→ Directions
Please restate exactly what appears in the records below from the first line to the line where "Payoffs: (Flank,Hold) →" is, that line included.

(Study material Opens)

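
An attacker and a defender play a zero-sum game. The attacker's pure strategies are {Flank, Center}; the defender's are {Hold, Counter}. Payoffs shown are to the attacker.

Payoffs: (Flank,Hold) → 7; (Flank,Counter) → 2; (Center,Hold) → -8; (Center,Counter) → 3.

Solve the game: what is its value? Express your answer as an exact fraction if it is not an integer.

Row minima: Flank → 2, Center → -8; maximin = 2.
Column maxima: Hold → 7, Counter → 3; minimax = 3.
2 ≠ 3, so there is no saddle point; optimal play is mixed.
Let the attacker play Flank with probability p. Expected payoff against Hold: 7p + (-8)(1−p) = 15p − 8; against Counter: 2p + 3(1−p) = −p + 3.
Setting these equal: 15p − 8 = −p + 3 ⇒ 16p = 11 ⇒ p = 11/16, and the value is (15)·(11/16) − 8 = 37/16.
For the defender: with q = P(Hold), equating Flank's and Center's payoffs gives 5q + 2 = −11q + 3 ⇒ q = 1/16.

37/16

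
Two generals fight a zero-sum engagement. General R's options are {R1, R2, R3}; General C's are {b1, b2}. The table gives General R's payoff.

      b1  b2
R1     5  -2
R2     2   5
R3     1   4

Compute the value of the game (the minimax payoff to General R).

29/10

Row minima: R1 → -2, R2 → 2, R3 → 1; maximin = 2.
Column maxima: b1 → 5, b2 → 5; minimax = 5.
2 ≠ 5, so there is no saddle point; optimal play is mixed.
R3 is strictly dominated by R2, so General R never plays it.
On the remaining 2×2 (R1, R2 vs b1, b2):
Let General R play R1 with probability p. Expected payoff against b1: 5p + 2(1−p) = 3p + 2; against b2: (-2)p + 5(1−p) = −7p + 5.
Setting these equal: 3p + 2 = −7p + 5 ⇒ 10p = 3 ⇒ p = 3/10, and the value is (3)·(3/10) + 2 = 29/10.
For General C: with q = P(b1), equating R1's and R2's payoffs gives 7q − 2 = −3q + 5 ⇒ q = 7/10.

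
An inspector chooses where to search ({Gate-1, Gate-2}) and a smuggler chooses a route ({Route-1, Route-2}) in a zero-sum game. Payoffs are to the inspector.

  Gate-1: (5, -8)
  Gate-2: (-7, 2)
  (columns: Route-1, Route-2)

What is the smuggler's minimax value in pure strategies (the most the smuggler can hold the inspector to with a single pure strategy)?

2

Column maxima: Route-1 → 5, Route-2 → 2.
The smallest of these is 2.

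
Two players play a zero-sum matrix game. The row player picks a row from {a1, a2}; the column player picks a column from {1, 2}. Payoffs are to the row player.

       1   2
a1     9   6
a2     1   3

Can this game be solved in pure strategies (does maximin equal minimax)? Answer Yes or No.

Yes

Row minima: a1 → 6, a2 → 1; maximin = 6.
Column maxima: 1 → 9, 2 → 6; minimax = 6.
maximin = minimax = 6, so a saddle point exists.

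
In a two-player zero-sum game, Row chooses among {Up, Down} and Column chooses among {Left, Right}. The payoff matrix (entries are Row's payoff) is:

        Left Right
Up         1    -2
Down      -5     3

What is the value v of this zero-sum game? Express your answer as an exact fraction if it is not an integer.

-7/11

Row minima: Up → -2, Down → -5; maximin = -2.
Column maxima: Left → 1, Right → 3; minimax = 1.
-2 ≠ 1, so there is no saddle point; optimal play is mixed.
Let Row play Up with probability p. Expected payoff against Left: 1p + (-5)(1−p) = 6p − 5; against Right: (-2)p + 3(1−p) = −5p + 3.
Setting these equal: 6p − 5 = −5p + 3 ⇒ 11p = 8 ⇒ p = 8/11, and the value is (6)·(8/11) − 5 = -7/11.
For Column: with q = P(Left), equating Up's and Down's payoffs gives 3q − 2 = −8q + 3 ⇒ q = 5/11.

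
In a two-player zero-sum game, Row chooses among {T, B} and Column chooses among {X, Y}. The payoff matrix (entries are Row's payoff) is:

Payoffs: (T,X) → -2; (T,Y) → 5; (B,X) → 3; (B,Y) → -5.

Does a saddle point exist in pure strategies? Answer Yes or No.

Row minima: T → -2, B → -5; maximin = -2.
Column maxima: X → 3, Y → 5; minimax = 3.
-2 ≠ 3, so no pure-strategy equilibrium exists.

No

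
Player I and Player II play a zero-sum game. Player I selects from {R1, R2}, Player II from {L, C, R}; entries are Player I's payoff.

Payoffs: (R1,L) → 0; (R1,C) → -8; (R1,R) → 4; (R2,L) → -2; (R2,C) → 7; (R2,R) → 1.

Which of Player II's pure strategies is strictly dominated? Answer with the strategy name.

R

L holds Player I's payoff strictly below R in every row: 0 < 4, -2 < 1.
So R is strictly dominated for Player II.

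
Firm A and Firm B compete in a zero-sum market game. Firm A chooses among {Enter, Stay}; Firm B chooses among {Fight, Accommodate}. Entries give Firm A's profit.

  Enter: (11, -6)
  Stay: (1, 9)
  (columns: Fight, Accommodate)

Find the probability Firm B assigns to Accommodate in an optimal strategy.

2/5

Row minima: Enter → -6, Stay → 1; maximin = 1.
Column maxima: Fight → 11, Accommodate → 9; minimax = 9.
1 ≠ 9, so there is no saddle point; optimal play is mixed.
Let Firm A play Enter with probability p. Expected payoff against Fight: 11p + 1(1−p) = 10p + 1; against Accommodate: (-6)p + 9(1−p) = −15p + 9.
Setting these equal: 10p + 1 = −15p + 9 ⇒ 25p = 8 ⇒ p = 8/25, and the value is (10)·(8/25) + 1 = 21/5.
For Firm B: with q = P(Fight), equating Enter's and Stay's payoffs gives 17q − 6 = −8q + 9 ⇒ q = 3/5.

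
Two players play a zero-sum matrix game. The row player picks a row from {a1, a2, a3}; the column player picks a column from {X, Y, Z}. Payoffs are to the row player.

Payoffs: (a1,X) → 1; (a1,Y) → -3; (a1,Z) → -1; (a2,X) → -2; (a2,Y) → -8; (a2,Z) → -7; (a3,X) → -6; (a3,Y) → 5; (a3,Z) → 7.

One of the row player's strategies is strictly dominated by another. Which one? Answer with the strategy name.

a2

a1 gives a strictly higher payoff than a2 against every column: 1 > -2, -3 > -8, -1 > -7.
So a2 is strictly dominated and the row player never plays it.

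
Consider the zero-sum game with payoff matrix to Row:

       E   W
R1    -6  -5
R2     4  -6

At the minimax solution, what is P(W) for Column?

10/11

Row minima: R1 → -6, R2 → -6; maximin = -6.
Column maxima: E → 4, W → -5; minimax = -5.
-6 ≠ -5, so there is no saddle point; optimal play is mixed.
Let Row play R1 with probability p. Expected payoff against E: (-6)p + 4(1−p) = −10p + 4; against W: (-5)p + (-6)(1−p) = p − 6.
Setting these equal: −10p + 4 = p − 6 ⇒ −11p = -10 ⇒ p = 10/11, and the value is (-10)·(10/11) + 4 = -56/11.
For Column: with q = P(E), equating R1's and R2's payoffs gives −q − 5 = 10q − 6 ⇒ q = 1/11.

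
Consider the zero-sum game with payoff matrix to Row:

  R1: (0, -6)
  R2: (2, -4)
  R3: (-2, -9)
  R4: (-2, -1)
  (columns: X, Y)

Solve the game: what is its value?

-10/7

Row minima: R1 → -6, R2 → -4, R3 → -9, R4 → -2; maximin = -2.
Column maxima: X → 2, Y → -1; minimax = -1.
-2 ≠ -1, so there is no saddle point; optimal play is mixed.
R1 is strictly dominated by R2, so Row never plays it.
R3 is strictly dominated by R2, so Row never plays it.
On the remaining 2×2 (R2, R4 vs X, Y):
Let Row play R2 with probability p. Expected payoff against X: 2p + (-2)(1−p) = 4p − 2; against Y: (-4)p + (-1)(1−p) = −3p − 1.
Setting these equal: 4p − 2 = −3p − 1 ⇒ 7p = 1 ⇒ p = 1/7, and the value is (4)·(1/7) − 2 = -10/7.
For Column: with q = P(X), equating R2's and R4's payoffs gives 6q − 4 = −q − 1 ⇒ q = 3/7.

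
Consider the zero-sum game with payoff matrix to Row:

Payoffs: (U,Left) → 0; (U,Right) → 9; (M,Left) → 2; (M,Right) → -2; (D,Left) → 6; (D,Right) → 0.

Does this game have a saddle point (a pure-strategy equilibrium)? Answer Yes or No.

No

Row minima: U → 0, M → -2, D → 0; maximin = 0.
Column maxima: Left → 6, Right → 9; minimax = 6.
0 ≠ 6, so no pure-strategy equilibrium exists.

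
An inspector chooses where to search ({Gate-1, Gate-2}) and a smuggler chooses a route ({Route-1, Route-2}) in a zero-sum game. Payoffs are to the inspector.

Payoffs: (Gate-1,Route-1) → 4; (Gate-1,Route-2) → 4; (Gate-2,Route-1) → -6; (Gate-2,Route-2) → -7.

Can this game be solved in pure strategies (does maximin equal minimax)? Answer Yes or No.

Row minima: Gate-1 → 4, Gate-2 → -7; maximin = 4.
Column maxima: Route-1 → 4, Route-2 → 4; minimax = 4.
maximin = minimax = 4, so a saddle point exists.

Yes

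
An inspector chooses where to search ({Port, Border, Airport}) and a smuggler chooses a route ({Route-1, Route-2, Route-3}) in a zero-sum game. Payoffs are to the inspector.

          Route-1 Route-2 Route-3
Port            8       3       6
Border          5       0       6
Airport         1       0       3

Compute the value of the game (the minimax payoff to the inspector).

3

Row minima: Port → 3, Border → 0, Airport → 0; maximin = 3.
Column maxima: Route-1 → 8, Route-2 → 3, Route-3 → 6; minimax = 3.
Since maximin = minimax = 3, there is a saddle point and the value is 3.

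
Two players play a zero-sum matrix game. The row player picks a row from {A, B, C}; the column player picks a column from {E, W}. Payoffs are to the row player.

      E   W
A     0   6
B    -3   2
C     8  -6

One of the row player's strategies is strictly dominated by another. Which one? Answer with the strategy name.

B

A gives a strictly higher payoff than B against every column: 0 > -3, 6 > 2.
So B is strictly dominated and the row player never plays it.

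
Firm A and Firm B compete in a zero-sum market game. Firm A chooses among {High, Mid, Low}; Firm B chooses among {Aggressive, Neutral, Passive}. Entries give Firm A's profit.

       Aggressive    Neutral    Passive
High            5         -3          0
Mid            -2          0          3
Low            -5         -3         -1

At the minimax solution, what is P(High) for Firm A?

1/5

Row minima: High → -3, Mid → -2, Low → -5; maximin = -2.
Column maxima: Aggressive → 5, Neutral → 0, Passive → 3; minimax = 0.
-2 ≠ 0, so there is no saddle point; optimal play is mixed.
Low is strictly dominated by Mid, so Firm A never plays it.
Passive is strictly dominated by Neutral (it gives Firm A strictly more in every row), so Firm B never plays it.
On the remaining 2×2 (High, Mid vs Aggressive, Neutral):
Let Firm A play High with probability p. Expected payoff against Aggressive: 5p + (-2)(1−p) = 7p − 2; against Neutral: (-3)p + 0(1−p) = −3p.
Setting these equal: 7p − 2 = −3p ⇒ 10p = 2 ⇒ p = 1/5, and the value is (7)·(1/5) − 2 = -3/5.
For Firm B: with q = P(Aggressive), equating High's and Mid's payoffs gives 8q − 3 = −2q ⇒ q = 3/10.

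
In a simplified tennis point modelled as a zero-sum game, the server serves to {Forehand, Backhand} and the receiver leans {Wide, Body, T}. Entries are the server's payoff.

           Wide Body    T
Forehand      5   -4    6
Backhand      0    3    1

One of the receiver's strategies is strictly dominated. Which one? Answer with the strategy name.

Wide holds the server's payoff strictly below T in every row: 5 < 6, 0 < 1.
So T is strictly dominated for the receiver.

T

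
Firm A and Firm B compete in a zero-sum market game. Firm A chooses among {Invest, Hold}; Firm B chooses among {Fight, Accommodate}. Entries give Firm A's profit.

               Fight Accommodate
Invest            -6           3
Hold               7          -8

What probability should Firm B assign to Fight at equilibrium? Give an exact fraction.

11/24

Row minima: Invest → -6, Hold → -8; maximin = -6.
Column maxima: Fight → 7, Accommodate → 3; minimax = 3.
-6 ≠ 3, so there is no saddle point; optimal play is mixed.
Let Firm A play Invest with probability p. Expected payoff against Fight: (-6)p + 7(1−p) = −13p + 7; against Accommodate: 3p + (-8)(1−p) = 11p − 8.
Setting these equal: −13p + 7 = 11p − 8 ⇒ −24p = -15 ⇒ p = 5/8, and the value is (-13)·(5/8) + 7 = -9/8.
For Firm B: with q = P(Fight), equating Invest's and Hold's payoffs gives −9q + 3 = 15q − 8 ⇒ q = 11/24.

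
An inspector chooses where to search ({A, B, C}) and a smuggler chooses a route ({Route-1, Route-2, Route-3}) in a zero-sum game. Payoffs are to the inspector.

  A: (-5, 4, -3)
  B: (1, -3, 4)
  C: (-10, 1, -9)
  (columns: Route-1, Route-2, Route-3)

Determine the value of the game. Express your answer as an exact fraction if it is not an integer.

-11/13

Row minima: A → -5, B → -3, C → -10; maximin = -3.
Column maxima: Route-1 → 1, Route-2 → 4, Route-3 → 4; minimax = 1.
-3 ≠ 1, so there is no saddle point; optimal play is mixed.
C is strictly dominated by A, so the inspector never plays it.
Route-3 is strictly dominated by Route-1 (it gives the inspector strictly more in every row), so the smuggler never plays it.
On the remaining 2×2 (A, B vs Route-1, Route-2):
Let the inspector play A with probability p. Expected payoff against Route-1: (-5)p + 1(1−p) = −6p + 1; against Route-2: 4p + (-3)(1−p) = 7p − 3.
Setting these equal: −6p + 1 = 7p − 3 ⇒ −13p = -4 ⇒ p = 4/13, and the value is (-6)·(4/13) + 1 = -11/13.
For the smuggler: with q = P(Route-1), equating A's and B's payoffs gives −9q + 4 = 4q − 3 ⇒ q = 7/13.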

(Study material Closes)

→ Answer to the problem
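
An attacker and a defender play a zero-sum game. The attacker's pure strategies are {Flank, Center}; the defender's are {Hold, Counter}. Payoffs shown are to the attacker.

Payoffs: (Flank,Hold) → 7; (Flank,Counter) → 2; (Center,Hold) → -8; (Center,Counter) → 3.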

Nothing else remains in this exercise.